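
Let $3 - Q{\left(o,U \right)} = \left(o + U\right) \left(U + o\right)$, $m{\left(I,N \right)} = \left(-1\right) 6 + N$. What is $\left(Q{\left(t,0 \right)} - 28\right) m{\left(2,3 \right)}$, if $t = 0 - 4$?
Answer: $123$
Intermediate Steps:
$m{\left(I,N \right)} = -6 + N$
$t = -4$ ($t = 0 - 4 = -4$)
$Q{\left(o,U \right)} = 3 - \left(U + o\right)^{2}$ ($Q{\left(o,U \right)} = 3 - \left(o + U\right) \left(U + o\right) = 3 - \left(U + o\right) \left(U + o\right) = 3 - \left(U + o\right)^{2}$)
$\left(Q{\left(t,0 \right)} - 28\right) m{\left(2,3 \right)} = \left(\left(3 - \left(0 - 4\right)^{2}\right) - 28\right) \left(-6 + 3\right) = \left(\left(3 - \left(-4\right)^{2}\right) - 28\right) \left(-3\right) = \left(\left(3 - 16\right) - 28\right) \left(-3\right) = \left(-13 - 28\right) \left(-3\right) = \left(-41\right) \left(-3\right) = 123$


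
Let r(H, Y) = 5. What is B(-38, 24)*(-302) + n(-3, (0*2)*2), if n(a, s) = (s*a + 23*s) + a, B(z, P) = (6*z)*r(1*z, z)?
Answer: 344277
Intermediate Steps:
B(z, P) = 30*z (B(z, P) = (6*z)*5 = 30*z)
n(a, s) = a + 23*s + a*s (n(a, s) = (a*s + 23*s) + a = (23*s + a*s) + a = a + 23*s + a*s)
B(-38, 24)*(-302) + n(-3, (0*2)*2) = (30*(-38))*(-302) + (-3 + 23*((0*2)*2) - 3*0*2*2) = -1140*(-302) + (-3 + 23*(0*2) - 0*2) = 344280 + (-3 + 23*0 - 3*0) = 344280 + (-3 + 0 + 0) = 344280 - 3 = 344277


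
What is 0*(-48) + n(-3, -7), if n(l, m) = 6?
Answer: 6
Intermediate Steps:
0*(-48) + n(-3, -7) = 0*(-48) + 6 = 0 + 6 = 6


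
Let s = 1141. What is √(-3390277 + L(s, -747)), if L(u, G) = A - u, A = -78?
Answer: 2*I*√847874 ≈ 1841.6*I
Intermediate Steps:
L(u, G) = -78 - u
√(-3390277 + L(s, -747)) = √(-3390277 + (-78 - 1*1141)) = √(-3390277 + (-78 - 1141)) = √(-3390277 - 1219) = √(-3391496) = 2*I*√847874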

---

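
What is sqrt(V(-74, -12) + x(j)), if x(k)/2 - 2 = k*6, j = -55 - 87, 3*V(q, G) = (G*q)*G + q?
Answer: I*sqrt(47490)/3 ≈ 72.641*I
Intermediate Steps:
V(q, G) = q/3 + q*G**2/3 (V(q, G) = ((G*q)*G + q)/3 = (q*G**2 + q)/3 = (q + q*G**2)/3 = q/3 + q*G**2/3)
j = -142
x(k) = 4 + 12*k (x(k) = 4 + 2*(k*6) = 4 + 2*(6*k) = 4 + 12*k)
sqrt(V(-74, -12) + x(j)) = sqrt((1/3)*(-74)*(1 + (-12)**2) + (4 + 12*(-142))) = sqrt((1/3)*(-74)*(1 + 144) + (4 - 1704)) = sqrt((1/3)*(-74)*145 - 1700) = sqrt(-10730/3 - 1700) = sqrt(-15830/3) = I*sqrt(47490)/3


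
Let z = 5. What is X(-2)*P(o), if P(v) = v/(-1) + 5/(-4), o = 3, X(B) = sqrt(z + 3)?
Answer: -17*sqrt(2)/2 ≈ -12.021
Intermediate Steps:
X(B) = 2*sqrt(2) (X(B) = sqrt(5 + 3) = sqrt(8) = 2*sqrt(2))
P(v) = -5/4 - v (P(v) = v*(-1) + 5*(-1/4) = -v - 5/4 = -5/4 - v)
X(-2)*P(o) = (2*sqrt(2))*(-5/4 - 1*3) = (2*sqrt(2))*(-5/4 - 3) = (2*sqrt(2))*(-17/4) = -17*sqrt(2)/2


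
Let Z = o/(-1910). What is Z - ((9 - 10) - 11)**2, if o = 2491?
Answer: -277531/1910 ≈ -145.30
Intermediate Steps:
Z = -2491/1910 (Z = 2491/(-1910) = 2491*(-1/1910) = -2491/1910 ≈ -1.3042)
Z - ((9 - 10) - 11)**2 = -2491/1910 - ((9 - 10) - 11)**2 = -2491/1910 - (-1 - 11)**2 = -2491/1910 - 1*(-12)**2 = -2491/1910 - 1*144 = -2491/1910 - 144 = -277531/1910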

■ REQUIREMENT
Begin at the line above that has "if $t = 0 - 4$?" and stop after the line that has "Answer: $123$", copying each line exactly and adding nothing else.

■ YOUR RESPONSE
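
Let $3 - Q{\left(o,U \right)} = \left(o + U\right) \left(U + o\right)$, $m{\left(I,N \right)} = \left(-1\right) 6 + N$. What is $\left(Q{\left(t,0 \right)} - 28\right) m{\left(2,3 \right)}$, if $t = 0 - 4$?
Answer: $123$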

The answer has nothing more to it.